Whenever a line of the listing contains the string "Gather", return that line.

> _Data for analysis_:
>>>>>
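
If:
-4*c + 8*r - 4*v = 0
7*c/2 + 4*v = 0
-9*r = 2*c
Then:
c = 0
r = 0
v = 0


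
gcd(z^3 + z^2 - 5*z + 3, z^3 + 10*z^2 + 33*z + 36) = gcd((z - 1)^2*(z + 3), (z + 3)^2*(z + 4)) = z + 3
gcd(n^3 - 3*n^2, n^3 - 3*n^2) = n^3 - 3*n^2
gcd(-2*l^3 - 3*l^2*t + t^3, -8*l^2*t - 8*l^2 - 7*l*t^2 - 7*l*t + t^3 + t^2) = l + t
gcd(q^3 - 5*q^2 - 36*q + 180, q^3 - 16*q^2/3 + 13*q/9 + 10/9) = q - 5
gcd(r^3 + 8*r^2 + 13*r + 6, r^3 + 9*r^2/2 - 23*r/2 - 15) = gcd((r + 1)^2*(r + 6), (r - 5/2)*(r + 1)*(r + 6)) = r^2 + 7*r + 6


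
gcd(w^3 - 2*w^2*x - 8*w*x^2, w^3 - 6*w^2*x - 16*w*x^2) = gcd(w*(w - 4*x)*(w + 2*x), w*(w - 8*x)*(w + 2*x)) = w^2 + 2*w*x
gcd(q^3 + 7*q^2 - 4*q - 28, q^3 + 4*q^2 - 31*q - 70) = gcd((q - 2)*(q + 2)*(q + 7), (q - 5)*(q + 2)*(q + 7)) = q^2 + 9*q + 14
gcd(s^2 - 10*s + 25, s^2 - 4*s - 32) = 1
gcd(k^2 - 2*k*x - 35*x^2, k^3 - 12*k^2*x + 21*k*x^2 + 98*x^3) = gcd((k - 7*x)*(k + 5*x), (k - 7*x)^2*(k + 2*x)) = -k + 7*x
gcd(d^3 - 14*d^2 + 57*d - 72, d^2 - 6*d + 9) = d^2 - 6*d + 9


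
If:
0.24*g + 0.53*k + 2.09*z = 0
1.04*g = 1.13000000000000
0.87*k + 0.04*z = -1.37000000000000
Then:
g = 1.09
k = -1.59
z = 0.28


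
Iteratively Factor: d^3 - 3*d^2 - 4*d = (d - 4)*(d^2 + d) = (d - 4)*(d + 1)*(d)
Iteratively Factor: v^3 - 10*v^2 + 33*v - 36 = (v - 3)*(v^2 - 7*v + 12) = (v - 4)*(v - 3)*(v - 3)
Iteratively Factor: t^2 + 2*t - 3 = (t - 1)*(t + 3)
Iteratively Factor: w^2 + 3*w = (w)*(w + 3)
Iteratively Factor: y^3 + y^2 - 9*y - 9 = (y + 3)*(y^2 - 2*y - 3) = (y - 3)*(y + 3)*(y + 1)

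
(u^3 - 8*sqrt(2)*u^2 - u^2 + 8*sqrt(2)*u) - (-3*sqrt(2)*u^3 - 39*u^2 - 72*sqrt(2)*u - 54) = u^3 + 3*sqrt(2)*u^3 - 8*sqrt(2)*u^2 + 38*u^2 + 80*sqrt(2)*u + 54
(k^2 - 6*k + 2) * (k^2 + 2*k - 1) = k^4 - 4*k^3 - 11*k^2 + 10*k - 2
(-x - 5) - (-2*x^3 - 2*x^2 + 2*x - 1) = 2*x^3 + 2*x^2 - 3*x - 4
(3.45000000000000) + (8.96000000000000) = 12.4100000000000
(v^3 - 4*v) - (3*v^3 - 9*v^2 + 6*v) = -2*v^3 + 9*v^2 - 10*v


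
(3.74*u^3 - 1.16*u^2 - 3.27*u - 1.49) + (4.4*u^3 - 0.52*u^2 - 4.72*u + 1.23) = 8.14*u^3 - 1.68*u^2 - 7.99*u - 0.26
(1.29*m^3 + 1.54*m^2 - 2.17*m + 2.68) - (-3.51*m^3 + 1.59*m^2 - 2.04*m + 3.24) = 4.8*m^3 - 0.05*m^2 - 0.13*m - 0.56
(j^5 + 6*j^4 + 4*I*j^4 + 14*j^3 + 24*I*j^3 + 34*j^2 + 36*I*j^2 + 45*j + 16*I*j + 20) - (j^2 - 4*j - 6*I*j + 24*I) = j^5 + 6*j^4 + 4*I*j^4 + 14*j^3 + 24*I*j^3 + 33*j^2 + 36*I*j^2 + 49*j + 22*I*j + 20 - 24*I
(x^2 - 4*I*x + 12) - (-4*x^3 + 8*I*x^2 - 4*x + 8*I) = 4*x^3 + x^2 - 8*I*x^2 + 4*x - 4*I*x + 12 - 8*I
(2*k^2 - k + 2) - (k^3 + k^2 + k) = -k^3 + k^2 - 2*k + 2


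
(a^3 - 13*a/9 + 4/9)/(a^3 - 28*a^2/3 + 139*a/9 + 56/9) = (9*a^3 - 13*a + 4)/(9*a^3 - 84*a^2 + 139*a + 56)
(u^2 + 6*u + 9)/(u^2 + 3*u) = (u + 3)/u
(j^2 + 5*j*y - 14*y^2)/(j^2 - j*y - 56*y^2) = (-j + 2*y)/(-j + 8*y)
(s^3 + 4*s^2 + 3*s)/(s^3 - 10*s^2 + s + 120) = s*(s + 1)/(s^2 - 13*s + 40)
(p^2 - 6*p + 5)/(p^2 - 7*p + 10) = (p - 1)/(p - 2)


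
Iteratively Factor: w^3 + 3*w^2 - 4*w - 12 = (w + 2)*(w^2 + w - 6) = (w + 2)*(w + 3)*(w - 2)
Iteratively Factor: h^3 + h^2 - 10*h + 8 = (h - 1)*(h^2 + 2*h - 8) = (h - 2)*(h - 1)*(h + 4)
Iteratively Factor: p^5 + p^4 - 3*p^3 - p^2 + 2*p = (p)*(p^4 + p^3 - 3*p^2 - p + 2) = p*(p - 1)*(p^3 + 2*p^2 - p - 2) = p*(p - 1)^2*(p^2 + 3*p + 2) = p*(p - 1)^2*(p + 2)*(p + 1)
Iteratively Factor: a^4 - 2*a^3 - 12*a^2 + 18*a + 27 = (a + 1)*(a^3 - 3*a^2 - 9*a + 27) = (a - 3)*(a + 1)*(a^2 - 9) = (a - 3)*(a + 1)*(a + 3)*(a - 3)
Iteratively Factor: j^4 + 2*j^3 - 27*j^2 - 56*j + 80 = (j + 4)*(j^3 - 2*j^2 - 19*j + 20) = (j - 1)*(j + 4)*(j^2 - j - 20) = (j - 5)*(j - 1)*(j + 4)*(j + 4)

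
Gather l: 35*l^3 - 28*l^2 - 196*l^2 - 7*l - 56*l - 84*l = 35*l^3 - 224*l^2 - 147*l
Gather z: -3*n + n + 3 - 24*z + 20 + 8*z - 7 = -2*n - 16*z + 16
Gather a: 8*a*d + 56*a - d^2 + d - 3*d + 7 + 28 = a*(8*d + 56) - d^2 - 2*d + 35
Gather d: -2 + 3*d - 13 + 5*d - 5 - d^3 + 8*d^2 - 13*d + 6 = -d^3 + 8*d^2 - 5*d - 14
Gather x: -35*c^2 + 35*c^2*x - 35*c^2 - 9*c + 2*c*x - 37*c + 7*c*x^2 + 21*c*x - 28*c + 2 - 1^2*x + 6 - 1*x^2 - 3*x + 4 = -70*c^2 - 74*c + x^2*(7*c - 1) + x*(35*c^2 + 23*c - 4) + 12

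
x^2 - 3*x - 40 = (x - 8)*(x + 5)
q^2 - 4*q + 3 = (q - 3)*(q - 1)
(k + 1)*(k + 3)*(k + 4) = k^3 + 8*k^2 + 19*k + 12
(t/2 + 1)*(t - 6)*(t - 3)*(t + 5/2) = t^4/2 - 9*t^3/4 - 35*t^2/4 + 18*t + 45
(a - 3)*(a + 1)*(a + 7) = a^3 + 5*a^2 - 17*a - 21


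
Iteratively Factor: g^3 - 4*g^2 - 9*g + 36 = (g - 4)*(g^2 - 9) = (g - 4)*(g + 3)*(g - 3)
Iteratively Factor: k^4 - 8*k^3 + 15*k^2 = (k)*(k^3 - 8*k^2 + 15*k) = k*(k - 3)*(k^2 - 5*k) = k^2*(k - 3)*(k - 5)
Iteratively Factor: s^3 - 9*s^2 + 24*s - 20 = (s - 2)*(s^2 - 7*s + 10) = (s - 5)*(s - 2)*(s - 2)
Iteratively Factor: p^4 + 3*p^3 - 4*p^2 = (p)*(p^3 + 3*p^2 - 4*p) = p^2*(p^2 + 3*p - 4) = p^2*(p - 1)*(p + 4)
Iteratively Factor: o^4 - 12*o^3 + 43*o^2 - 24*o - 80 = (o + 1)*(o^3 - 13*o^2 + 56*o - 80) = (o - 5)*(o + 1)*(o^2 - 8*o + 16) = (o - 5)*(o - 4)*(o + 1)*(o - 4)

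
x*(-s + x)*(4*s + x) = -4*s^2*x + 3*s*x^2 + x^3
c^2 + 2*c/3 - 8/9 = (c - 2/3)*(c + 4/3)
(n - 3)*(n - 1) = n^2 - 4*n + 3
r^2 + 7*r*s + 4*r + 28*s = (r + 4)*(r + 7*s)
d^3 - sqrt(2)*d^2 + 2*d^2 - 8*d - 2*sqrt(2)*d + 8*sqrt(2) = (d - 2)*(d + 4)*(d - sqrt(2))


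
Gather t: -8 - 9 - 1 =-18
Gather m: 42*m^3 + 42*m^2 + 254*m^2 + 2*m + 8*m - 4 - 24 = 42*m^3 + 296*m^2 + 10*m - 28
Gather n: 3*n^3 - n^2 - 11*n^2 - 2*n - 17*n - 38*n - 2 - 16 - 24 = 3*n^3 - 12*n^2 - 57*n - 42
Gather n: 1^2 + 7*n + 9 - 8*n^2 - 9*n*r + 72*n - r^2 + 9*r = -8*n^2 + n*(79 - 9*r) - r^2 + 9*r + 10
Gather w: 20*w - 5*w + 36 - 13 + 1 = 15*w + 24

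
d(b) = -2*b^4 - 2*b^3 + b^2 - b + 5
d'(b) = -8*b^3 - 6*b^2 + 2*b - 1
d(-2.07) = -7.63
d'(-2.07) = 40.11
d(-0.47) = 5.80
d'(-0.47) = -2.43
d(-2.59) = -40.95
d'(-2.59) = 92.56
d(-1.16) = 7.01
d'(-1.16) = 1.09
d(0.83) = 2.77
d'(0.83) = -8.05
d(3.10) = -232.78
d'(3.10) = -290.79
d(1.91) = -33.81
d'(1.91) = -74.81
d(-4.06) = -384.03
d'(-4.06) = 427.37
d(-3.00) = -91.00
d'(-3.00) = 155.00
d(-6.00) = -2113.00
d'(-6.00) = 1499.00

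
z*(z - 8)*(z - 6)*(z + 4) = z^4 - 10*z^3 - 8*z^2 + 192*z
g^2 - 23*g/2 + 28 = (g - 8)*(g - 7/2)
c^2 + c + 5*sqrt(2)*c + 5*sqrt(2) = (c + 1)*(c + 5*sqrt(2))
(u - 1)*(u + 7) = u^2 + 6*u - 7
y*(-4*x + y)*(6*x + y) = -24*x^2*y + 2*x*y^2 + y^3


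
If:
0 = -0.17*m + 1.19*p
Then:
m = 7.0*p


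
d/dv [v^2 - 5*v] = 2*v - 5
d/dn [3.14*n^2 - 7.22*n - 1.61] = 6.28*n - 7.22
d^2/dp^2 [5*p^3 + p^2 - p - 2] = 30*p + 2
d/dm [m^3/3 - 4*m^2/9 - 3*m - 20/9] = m^2 - 8*m/9 - 3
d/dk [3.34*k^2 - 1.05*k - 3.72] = 6.68*k - 1.05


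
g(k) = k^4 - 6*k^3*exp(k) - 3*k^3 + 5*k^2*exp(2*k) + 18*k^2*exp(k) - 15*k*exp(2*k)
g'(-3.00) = -185.98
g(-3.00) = 178.35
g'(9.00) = 40348065716.55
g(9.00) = 17704567448.35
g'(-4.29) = -477.03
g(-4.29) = 586.63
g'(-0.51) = -14.21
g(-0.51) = 6.98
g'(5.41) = 8307393.96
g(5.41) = 3165984.74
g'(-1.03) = -22.75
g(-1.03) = 16.21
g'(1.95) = -613.05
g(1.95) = -345.17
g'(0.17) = -18.47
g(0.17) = -2.81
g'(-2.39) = -105.64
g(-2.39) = 91.05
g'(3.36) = 22421.48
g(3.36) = 4324.30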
<<<<<
> _Answer below_:
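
Gather l: 35*l^3 - 28*l^2 - 196*l^2 - 7*l - 56*l - 84*l = 35*l^3 - 224*l^2 - 147*l
Gather z: -3*n + n + 3 - 24*z + 20 + 8*z - 7 = -2*n - 16*z + 16
Gather a: 8*a*d + 56*a - d^2 + d - 3*d + 7 + 28 = a*(8*d + 56) - d^2 - 2*d + 35
Gather d: -2 + 3*d - 13 + 5*d - 5 - d^3 + 8*d^2 - 13*d + 6 = -d^3 + 8*d^2 - 5*d - 14
Gather x: -35*c^2 + 35*c^2*x - 35*c^2 - 9*c + 2*c*x - 37*c + 7*c*x^2 + 21*c*x - 28*c + 2 - 1^2*x + 6 - 1*x^2 - 3*x + 4 = -70*c^2 - 74*c + x^2*(7*c - 1) + x*(35*c^2 + 23*c - 4) + 12
Gather t: -8 - 9 - 1 =-18
Gather m: 42*m^3 + 42*m^2 + 254*m^2 + 2*m + 8*m - 4 - 24 = 42*m^3 + 296*m^2 + 10*m - 28
Gather n: 3*n^3 - n^2 - 11*n^2 - 2*n - 17*n - 38*n - 2 - 16 - 24 = 3*n^3 - 12*n^2 - 57*n - 42
Gather n: 1^2 + 7*n + 9 - 8*n^2 - 9*n*r + 72*n - r^2 + 9*r = -8*n^2 + n*(79 - 9*r) - r^2 + 9*r + 10
Gather w: 20*w - 5*w + 36 - 13 + 1 = 15*w + 24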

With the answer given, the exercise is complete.